### Assigned task
Write out, word for word, every line in the data below from the one containing "The prior probabilities are Pr(sprinkler" to the one containing "yes | 0.83 |", both of them included.

### Data for analysis

* * * * * * * * *

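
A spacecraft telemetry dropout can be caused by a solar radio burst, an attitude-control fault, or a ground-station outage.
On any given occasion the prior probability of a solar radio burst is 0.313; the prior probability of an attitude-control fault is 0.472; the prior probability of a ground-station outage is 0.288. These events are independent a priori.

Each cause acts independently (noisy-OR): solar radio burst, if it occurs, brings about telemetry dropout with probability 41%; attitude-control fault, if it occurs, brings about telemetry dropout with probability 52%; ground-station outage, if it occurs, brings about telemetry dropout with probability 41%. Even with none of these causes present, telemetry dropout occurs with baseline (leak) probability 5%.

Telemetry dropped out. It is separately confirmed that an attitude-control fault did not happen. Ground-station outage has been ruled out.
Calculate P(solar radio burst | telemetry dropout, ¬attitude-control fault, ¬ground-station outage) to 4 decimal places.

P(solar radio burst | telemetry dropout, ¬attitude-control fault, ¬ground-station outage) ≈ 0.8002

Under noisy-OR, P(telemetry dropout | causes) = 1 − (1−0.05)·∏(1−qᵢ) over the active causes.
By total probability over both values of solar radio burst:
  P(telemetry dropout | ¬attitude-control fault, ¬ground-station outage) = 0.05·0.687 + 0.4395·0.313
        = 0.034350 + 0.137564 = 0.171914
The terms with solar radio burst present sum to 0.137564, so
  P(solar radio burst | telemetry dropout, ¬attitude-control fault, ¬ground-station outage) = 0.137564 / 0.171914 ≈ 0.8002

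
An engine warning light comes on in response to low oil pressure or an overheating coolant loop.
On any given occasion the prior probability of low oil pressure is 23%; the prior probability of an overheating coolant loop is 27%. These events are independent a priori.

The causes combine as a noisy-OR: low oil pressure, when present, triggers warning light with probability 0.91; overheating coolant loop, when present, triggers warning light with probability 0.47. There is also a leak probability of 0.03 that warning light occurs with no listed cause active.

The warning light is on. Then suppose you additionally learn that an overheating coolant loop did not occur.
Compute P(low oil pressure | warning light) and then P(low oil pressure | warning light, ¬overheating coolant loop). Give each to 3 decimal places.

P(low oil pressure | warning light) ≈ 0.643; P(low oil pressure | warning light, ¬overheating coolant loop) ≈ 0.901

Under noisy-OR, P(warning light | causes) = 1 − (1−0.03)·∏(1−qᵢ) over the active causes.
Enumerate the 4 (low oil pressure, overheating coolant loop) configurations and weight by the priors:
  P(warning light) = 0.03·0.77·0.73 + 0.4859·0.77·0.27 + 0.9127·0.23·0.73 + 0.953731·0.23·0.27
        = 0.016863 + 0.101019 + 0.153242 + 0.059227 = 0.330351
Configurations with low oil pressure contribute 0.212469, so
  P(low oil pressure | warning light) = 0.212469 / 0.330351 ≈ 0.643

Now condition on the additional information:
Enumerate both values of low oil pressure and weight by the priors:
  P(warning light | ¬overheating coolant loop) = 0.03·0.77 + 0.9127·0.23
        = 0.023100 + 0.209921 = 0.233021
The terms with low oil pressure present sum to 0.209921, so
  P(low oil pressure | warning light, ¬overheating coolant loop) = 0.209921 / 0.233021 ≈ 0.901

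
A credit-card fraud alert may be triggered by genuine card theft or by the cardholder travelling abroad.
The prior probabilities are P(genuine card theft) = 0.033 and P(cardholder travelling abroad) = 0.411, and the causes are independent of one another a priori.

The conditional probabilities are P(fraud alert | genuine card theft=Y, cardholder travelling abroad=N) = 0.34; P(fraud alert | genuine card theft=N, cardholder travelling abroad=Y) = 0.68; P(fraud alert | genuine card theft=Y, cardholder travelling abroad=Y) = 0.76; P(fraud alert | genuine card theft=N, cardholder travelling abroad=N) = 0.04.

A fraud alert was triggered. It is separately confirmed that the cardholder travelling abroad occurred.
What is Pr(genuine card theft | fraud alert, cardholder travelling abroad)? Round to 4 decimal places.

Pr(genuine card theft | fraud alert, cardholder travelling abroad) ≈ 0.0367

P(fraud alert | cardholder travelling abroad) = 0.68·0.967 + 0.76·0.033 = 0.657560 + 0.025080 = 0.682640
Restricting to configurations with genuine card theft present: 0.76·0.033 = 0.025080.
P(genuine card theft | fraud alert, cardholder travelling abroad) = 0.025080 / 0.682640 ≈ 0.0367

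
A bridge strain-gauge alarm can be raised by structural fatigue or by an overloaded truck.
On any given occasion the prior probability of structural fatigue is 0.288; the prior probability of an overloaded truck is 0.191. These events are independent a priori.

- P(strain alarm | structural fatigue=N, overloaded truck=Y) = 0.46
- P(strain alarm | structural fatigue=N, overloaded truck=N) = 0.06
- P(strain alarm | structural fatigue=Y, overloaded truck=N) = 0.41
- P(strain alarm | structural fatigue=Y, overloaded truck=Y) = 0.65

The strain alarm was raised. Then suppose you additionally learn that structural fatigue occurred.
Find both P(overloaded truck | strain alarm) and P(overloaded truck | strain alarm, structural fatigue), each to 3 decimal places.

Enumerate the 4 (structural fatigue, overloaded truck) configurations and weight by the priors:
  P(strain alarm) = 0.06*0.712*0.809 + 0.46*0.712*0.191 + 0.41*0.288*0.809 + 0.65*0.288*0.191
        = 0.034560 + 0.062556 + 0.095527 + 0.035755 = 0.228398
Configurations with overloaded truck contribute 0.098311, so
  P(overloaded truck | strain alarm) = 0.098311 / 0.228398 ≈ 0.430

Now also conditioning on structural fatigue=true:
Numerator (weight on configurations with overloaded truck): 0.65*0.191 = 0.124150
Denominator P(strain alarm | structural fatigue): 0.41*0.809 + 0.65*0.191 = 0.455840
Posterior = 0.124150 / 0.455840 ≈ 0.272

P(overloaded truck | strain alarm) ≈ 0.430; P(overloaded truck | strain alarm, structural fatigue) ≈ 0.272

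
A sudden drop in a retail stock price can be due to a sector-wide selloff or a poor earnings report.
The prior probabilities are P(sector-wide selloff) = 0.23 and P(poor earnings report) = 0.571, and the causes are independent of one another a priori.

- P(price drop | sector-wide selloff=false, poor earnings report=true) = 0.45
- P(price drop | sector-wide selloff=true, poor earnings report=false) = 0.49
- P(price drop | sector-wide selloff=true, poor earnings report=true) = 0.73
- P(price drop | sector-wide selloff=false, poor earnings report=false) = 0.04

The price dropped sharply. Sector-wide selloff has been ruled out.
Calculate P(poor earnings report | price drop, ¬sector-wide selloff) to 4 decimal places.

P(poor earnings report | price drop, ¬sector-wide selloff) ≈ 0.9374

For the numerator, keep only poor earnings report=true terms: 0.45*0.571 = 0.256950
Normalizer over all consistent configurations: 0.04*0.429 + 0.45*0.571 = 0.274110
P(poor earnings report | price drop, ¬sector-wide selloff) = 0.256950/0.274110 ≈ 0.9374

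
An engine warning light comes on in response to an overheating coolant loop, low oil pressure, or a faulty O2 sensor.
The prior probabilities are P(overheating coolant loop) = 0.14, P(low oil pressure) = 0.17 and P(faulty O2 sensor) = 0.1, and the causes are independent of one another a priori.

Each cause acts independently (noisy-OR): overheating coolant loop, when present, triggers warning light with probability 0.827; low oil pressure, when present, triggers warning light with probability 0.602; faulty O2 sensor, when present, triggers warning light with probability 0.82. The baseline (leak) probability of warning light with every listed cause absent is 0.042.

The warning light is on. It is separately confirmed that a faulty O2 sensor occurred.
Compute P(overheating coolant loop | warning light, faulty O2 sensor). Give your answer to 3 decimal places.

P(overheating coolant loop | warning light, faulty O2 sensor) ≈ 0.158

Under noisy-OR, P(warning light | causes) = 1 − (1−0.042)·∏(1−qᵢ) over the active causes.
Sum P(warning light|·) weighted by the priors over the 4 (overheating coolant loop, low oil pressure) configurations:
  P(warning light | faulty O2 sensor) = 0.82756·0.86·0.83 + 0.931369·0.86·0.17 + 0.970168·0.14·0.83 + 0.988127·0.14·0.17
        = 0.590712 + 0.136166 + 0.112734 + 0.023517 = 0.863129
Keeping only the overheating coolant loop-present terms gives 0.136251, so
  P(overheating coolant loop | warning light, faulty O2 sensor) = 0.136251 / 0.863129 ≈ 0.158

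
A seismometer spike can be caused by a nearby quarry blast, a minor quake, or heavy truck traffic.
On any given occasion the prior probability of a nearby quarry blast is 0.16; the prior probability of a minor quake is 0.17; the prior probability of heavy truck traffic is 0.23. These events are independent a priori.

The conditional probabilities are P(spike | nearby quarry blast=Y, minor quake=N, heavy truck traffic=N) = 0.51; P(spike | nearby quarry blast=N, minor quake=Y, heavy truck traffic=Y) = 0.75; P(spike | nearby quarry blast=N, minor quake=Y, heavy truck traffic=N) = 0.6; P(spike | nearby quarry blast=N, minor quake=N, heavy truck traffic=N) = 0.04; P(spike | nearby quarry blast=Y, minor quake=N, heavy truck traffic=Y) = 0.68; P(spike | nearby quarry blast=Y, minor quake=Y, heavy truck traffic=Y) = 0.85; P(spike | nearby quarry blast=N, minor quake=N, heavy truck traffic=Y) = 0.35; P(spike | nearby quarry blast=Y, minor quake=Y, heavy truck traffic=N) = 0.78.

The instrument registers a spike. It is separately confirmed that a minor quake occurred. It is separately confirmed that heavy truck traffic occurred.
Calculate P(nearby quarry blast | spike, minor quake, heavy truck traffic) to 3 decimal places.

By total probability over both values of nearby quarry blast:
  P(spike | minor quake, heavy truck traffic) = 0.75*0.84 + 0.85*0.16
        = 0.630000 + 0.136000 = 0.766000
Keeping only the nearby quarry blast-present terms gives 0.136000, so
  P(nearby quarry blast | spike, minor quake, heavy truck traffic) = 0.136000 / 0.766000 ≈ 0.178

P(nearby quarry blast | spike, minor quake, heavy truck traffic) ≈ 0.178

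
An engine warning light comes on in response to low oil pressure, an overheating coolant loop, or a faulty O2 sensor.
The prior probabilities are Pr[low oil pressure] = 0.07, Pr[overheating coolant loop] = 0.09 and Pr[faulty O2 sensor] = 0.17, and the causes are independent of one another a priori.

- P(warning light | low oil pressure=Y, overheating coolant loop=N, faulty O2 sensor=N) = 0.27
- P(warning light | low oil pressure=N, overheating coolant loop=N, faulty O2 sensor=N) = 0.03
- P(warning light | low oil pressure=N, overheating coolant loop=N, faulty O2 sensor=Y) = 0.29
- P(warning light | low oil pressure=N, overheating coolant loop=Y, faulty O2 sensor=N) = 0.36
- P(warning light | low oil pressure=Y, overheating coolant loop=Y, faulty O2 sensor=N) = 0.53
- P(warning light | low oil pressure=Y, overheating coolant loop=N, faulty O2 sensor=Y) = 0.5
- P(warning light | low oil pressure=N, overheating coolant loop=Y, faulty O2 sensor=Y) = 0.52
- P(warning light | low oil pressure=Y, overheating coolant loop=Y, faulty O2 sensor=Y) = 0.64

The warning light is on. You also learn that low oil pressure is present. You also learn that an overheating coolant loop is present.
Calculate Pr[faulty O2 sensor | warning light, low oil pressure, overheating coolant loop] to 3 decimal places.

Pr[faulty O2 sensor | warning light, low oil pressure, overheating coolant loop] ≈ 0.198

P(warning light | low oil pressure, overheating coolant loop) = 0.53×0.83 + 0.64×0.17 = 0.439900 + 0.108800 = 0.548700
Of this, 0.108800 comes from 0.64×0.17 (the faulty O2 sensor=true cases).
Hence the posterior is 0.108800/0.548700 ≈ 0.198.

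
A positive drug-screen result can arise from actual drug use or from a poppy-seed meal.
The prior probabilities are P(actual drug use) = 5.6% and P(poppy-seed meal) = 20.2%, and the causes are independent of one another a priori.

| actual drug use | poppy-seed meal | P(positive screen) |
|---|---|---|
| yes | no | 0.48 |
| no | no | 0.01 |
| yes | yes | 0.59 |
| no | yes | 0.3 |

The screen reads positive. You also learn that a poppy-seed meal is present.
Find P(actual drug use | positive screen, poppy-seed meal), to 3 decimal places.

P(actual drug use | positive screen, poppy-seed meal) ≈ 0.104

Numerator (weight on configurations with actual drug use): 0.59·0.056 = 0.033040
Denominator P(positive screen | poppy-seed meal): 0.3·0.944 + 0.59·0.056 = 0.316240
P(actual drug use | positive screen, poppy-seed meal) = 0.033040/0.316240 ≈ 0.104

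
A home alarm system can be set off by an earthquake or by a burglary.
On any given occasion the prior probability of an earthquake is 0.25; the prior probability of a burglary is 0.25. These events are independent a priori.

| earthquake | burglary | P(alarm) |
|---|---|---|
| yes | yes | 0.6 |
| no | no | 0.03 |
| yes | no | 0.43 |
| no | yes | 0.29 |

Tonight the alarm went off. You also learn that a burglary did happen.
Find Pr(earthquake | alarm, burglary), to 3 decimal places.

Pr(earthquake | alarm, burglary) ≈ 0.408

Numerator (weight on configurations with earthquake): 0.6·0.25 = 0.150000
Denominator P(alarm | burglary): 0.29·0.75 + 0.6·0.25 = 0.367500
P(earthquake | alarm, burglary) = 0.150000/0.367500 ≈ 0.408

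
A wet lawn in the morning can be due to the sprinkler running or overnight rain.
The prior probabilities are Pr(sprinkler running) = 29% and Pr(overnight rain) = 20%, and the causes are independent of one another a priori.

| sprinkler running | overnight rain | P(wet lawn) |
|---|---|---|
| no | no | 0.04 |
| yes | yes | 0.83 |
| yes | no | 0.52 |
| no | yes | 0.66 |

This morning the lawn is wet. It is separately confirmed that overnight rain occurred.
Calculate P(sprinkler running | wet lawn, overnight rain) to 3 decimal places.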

* * * * * * * * *

### Solution for this task
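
The prior probabilities are Pr(sprinkler running) = 29% and Pr(overnight rain) = 20%, and the causes are independent of one another a priori.

| sprinkler running | overnight rain | P(wet lawn) |
|---|---|---|
| no | no | 0.04 |
| yes | yes | 0.83 |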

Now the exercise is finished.